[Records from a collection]
*** Begin section ***
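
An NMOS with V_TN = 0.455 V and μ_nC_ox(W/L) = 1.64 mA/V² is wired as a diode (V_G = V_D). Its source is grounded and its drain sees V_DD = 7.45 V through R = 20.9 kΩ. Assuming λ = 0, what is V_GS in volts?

V_GS = 1.07 V

With gate tied to drain, V_GS = V_DS ≥ V_GS − V_TN, so the device is in saturation.
KCL at the drain: ½ k_n (V_GS − V_TN)² = (V_DD − V_GS)/R.
Let x = V_GS − 0.455. Then 17.1 x² + x − 6.995 = 0, giving x = 0.61 V (positive root), so V_GS = 1.07 V.
I_D = (V_DD − V_GS)/R = (7.45 − 1.07) / 20.9 = 0.305 mA.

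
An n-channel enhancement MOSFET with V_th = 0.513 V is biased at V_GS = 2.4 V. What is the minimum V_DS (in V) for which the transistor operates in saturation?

V_DS,sat = 1.89 V

The boundary between triode and saturation is V_DS = V_GS − V_th = V_ov.
V_ov = 2.4 − 0.513 = 1.89 V.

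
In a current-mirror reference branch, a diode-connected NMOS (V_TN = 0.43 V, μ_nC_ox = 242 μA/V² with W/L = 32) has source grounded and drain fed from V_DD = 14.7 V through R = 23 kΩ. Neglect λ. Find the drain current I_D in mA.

I_D = 0.603 mA

With gate tied to drain, V_GS = V_DS ≥ V_GS − V_TN, so the device is in saturation.
k_n = μ_nC_ox · (W/L) = 7.744 mA/V².
KCL at the drain: ½ k_n (V_GS − V_TN)² = (V_DD − V_GS)/R.
Let x = V_GS − 0.43. Then 89.1 x² + x − 14.27 = 0, giving x = 0.395 V (positive root), so V_GS = 0.825 V.
I_D = (V_DD − V_GS)/R = (14.7 − 0.825) / 23 = 0.603 mA.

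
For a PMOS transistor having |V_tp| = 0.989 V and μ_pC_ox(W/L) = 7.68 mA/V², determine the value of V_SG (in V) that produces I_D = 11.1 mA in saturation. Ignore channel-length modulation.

In saturation I_D = ½ k_p (V_SG − |V_tp|)², so V_SG − |V_tp| = √(2 I_D / k_p) = √(2 × 11.1 / 7.68) = 1.7 V.
V_SG = 0.989 + 1.7 = 2.69 V.

V_SG = 2.69 V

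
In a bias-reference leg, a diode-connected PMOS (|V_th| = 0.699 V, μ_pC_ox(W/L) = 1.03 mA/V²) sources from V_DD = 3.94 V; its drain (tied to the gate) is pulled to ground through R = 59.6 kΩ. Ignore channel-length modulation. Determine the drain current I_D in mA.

With gate tied to drain, V_SG = V_SD ≥ V_SG − |V_th|, so the device is in saturation.
KCL at the drain: ½ k_p (V_SG − |V_th|)² = (V_DD − V_SG)/R.
Let x = V_SG − 0.699. Then 30.7 x² + x − 3.241 = 0, giving x = 0.309 V (positive root), so V_SG = 1.01 V.
I_D = (V_DD − V_SG)/R = (3.94 − 1.01) / 59.6 = 0.0492 mA.

I_D = 0.0492 mA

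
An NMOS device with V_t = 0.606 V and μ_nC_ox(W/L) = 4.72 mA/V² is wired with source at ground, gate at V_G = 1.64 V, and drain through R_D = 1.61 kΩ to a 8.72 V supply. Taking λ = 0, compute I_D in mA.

V_GS = V_G = 1.64 V, so V_ov = 1.64 − 0.606 = 1.03 V.
Assume saturation: I_D = ½ k_n V_ov² = 0.5 × 4.72 × 1.03² = 2.52 mA, giving V_DS = V_DD − I_D R_D = 8.72 − 2.52 × 1.61 = 4.66 V.
V_DS = 4.66 V ≥ V_ov = 1.03 V, confirming saturation.

I_D = 2.52 mA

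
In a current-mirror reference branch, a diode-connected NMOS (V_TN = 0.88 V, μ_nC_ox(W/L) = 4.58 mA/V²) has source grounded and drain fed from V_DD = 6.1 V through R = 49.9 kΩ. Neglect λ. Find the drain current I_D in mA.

I_D = 0.100 mA

With gate tied to drain, V_GS = V_DS ≥ V_GS − V_TN, so the device is in saturation.
KCL at the drain: ½ k_n (V_GS − V_TN)² = (V_DD − V_GS)/R.
Let x = V_GS − 0.88. Then 114 x² + x − 5.22 = 0, giving x = 0.209 V (positive root), so V_GS = 1.09 V.
I_D = (V_DD − V_GS)/R = (6.1 − 1.09) / 49.9 = 0.1 mA.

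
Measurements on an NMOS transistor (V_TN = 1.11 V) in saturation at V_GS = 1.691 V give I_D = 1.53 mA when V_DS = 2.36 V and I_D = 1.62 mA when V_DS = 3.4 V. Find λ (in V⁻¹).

λ = 0.0653 V⁻¹

With V_GS fixed, I_D ∝ (1 + λ V_DS) in saturation, so I_D2/I_D1 = (1 + λ V_DS2)/(1 + λ V_DS1).
1.62/1.53 = 1.059 = (1 + 3.4 λ)/(1 + 2.36 λ).
Solving: λ (I_D1 V_DS2 − I_D2 V_DS1) = I_D2 − I_D1, so λ = (1.62 − 1.53) / (1.53 × 3.4 − 1.62 × 2.36) = 0.09 / 1.38 = 0.0653 V⁻¹.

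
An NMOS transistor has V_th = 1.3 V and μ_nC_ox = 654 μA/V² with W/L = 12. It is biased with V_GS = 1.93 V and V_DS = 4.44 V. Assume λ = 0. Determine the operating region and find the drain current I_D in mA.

k_n = μ_nC_ox · (W/L) = 7.848 mA/V².
V_ov = V_GS − V_th = 1.93 − 1.3 = 0.63 V.
Since V_DS = 4.44 V ≥ V_ov = 0.63 V, the device is in saturation.
I_D = ½ k_n V_ov² = 0.5 × 7.848 × 0.63² = 1.56 mA.

Saturation; I_D = 1.56 mA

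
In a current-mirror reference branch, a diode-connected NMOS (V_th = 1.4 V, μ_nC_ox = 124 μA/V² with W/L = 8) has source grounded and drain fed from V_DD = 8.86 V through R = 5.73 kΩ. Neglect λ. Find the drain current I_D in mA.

I_D = 1.05 mA

With gate tied to drain, V_GS = V_DS ≥ V_GS − V_th, so the device is in saturation.
k_n = μ_nC_ox · (W/L) = 0.992 mA/V².
KCL at the drain: ½ k_n (V_GS − V_th)² = (V_DD − V_GS)/R.
Let x = V_GS − 1.4. Then 2.84 x² + x − 7.46 = 0, giving x = 1.45 V (positive root), so V_GS = 2.85 V.
I_D = (V_DD − V_GS)/R = (8.86 − 2.85) / 5.73 = 1.05 mA.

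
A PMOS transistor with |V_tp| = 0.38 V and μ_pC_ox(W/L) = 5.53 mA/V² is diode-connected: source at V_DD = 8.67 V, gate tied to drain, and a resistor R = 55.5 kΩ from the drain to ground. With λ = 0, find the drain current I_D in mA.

I_D = 0.145 mA

With gate tied to drain, V_SG = V_SD ≥ V_SG − |V_tp|, so the device is in saturation.
KCL at the drain: ½ k_p (V_SG − |V_tp|)² = (V_DD − V_SG)/R.
Let x = V_SG − 0.38. Then 153 x² + x − 8.29 = 0, giving x = 0.229 V (positive root), so V_SG = 0.609 V.
I_D = (V_DD − V_SG)/R = (8.67 − 0.609) / 55.5 = 0.145 mA.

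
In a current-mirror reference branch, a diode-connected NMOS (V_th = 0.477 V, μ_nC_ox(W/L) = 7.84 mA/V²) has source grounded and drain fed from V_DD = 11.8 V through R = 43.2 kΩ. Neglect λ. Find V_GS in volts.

With gate tied to drain, V_GS = V_DS ≥ V_GS − V_th, so the device is in saturation.
KCL at the drain: ½ k_n (V_GS − V_th)² = (V_DD − V_GS)/R.
Let x = V_GS − 0.477. Then 169 x² + x − 11.32 = 0, giving x = 0.256 V (positive root), so V_GS = 0.733 V.
I_D = (V_DD − V_GS)/R = (11.8 − 0.733) / 43.2 = 0.256 mA.

V_GS = 0.733 V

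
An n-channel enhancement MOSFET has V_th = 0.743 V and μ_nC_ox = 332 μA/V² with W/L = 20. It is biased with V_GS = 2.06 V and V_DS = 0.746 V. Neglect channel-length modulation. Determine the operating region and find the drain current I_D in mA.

Triode; I_D = 4.68 mA

k_n = μ_nC_ox · (W/L) = 6.64 mA/V².
V_ov = V_GS − V_th = 2.06 − 0.743 = 1.32 V.
Since V_DS = 0.746 V < V_ov = 1.32 V, the device is in the triode region.
I_D = k_n [V_ov · V_DS − ½ V_DS²] = 6.64 × [1.32 × 0.746 − 0.5 × 0.746²] = 4.68 mA.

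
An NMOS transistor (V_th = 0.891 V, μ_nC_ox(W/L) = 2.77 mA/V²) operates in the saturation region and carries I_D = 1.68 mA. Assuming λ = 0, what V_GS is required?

In saturation I_D = ½ k_n (V_GS − V_th)², so V_GS − V_th = √(2 I_D / k_n) = √(2 × 1.68 / 2.77) = 1.1 V.
V_GS = 0.891 + 1.1 = 1.99 V.

V_GS = 1.99 V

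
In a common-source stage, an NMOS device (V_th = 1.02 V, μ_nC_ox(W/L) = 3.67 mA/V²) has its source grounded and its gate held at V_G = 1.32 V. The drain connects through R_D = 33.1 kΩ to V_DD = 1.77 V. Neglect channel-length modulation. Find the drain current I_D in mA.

I_D = 0.0519 mA

V_GS = V_G = 1.32 V, so V_ov = 1.32 − 1.02 = 0.3 V.
Assume saturation: I_D = ½ k_n V_ov² = 0.5 × 3.67 × 0.3² = 0.165 mA, giving V_DS = V_DD − I_D R_D = 1.77 − 0.165 × 33.1 = -3.7 V.
But -3.7 V < V_ov = 0.3 V, so the device is actually in triode.
In triode I_D = k_n[V_ov V_DS − ½ V_DS²] and I_D = (V_DD − V_DS)/R_D. Equating: 60.7 V_DS² − 37.44 V_DS + 1.77 = 0, giving V_DS = 0.0516 V (the root below V_ov).
I_D = (1.77 − 0.0516) / 33.1 = 0.0519 mA.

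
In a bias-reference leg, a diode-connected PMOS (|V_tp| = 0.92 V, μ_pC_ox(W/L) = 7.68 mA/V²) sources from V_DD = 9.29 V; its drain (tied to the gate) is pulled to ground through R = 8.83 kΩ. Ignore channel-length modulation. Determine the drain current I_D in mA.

With gate tied to drain, V_SG = V_SD ≥ V_SG − |V_tp|, so the device is in saturation.
KCL at the drain: ½ k_p (V_SG − |V_tp|)² = (V_DD − V_SG)/R.
Let x = V_SG − 0.92. Then 33.9 x² + x − 8.37 = 0, giving x = 0.482 V (positive root), so V_SG = 1.4 V.
I_D = (V_DD − V_SG)/R = (9.29 − 1.4) / 8.83 = 0.893 mA.

I_D = 0.893 mA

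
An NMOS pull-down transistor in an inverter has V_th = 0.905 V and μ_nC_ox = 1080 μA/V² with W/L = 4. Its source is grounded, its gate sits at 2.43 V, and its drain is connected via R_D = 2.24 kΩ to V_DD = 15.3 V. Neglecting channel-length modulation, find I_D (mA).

I_D = 5.02 mA

V_GS = V_G = 2.43 V, so V_ov = 2.43 − 0.905 = 1.53 V.
k_n = μ_nC_ox · (W/L) = 4.32 mA/V².
Assume saturation: I_D = ½ k_n V_ov² = 0.5 × 4.32 × 1.53² = 5.02 mA, giving V_DS = V_DD − I_D R_D = 15.3 − 5.02 × 2.24 = 4.05 V.
V_DS = 4.05 V ≥ V_ov = 1.53 V, confirming saturation.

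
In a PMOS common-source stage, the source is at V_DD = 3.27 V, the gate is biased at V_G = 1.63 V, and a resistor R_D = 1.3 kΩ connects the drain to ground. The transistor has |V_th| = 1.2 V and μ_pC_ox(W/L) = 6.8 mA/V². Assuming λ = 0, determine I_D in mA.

V_SG = V_DD − V_G = 3.27 − 1.63 = 1.64 V, so V_ov = 1.64 − 1.2 = 0.44 V.
Assume saturation: I_D = ½ k_p V_ov² = 0.5 × 6.8 × 0.44² = 0.658 mA, giving V_SD = V_DD − I_D R_D = 3.27 − 0.658 × 1.3 = 2.41 V.
V_SD = 2.41 V ≥ V_ov = 0.44 V, confirming saturation.

I_D = 0.658 mA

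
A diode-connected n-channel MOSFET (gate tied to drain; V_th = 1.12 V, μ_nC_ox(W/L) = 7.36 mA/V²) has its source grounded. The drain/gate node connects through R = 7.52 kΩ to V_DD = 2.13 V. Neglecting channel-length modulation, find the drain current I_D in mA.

With gate tied to drain, V_GS = V_DS ≥ V_GS − V_th, so the device is in saturation.
KCL at the drain: ½ k_n (V_GS − V_th)² = (V_DD − V_GS)/R.
Let x = V_GS − 1.12. Then 27.7 x² + x − 1.01 = 0, giving x = 0.174 V (positive root), so V_GS = 1.29 V.
I_D = (V_DD − V_GS)/R = (2.13 − 1.29) / 7.52 = 0.111 mA.

I_D = 0.111 mA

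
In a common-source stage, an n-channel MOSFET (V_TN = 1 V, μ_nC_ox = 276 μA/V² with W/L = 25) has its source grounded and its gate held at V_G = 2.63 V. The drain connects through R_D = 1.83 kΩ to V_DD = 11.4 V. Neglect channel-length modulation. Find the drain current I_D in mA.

V_GS = V_G = 2.63 V, so V_ov = 2.63 − 1 = 1.63 V.
k_n = μ_nC_ox · (W/L) = 6.9 mA/V².
Assume saturation: I_D = ½ k_n V_ov² = 0.5 × 6.9 × 1.63² = 9.17 mA, giving V_DS = V_DD − I_D R_D = 11.4 − 9.17 × 1.83 = -5.37 V.
But -5.37 V < V_ov = 1.63 V, so the device is actually in triode.
In triode I_D = k_n[V_ov V_DS − ½ V_DS²] and I_D = (V_DD − V_DS)/R_D. Equating: 6.31 V_DS² − 21.58 V_DS + 11.4 = 0, giving V_DS = 0.653 V (the root below V_ov).
I_D = (11.4 − 0.653) / 1.83 = 5.87 mA.

I_D = 5.87 mA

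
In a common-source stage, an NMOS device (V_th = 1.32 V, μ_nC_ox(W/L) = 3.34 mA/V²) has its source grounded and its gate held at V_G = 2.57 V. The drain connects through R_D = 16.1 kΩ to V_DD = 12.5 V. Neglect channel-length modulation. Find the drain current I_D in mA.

V_GS = V_G = 2.57 V, so V_ov = 2.57 − 1.32 = 1.25 V.
Assume saturation: I_D = ½ k_n V_ov² = 0.5 × 3.34 × 1.25² = 2.61 mA, giving V_DS = V_DD − I_D R_D = 12.5 − 2.61 × 16.1 = -29.5 V.
But -29.5 V < V_ov = 1.25 V, so the device is actually in triode.
In triode I_D = k_n[V_ov V_DS − ½ V_DS²] and I_D = (V_DD − V_DS)/R_D. Equating: 26.9 V_DS² − 68.22 V_DS + 12.5 = 0, giving V_DS = 0.199 V (the root below V_ov).
I_D = (12.5 − 0.199) / 16.1 = 0.764 mA.

I_D = 0.764 mA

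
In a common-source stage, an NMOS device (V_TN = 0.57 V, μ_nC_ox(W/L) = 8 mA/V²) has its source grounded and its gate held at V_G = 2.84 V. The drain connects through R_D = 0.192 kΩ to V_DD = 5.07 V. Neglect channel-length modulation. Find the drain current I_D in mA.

I_D = 18.4 mA

V_GS = V_G = 2.84 V, so V_ov = 2.84 − 0.57 = 2.27 V.
Assume saturation: I_D = ½ k_n V_ov² = 0.5 × 8 × 2.27² = 20.6 mA, giving V_DS = V_DD − I_D R_D = 5.07 − 20.6 × 0.192 = 1.11 V.
But 1.11 V < V_ov = 2.27 V, so the device is actually in triode.
In triode I_D = k_n[V_ov V_DS − ½ V_DS²] and I_D = (V_DD − V_DS)/R_D. Equating: 0.768 V_DS² − 4.487 V_DS + 5.07 = 0, giving V_DS = 1.53 V (the root below V_ov).
I_D = (5.07 − 1.53) / 0.192 = 18.4 mA.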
*** End section ***
Nothing but the lines from the one with "In a common-source stage, an NMOS device (V_th = 1.32" through the end of the data above should be reproduced, each exactly, both ends included.

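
In a common-source stage, an NMOS device (V_th = 1.32 V, μ_nC_ox(W/L) = 3.34 mA/V²) has its source grounded and its gate held at V_G = 2.57 V. The drain connects through R_D = 16.1 kΩ to V_DD = 12.5 V. Neglect channel-length modulation. Find the drain current I_D in mA.

V_GS = V_G = 2.57 V, so V_ov = 2.57 − 1.32 = 1.25 V.
Assume saturation: I_D = ½ k_n V_ov² = 0.5 × 3.34 × 1.25² = 2.61 mA, giving V_DS = V_DD − I_D R_D = 12.5 − 2.61 × 16.1 = -29.5 V.
But -29.5 V < V_ov = 1.25 V, so the device is actually in triode.
In triode I_D = k_n[V_ov V_DS − ½ V_DS²] and I_D = (V_DD − V_DS)/R_D. Equating: 26.9 V_DS² − 68.22 V_DS + 12.5 = 0, giving V_DS = 0.199 V (the root below V_ov).
I_D = (12.5 − 0.199) / 16.1 = 0.764 mA.

I_D = 0.764 mA

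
In a common-source stage, an NMOS device (V_TN = 0.57 V, μ_nC_ox(W/L) = 8 mA/V²) has its source grounded and its gate held at V_G = 2.84 V. The drain connects through R_D = 0.192 kΩ to V_DD = 5.07 V. Neglect channel-length modulation. Find the drain current I_D in mA.

I_D = 18.4 mA

V_GS = V_G = 2.84 V, so V_ov = 2.84 − 0.57 = 2.27 V.
Assume saturation: I_D = ½ k_n V_ov² = 0.5 × 8 × 2.27² = 20.6 mA, giving V_DS = V_DD − I_D R_D = 5.07 − 20.6 × 0.192 = 1.11 V.
But 1.11 V < V_ov = 2.27 V, so the device is actually in triode.
In triode I_D = k_n[V_ov V_DS − ½ V_DS²] and I_D = (V_DD − V_DS)/R_D. Equating: 0.768 V_DS² − 4.487 V_DS + 5.07 = 0, giving V_DS = 1.53 V (the root below V_ov).
I_D = (5.07 − 1.53) / 0.192 = 18.4 mA.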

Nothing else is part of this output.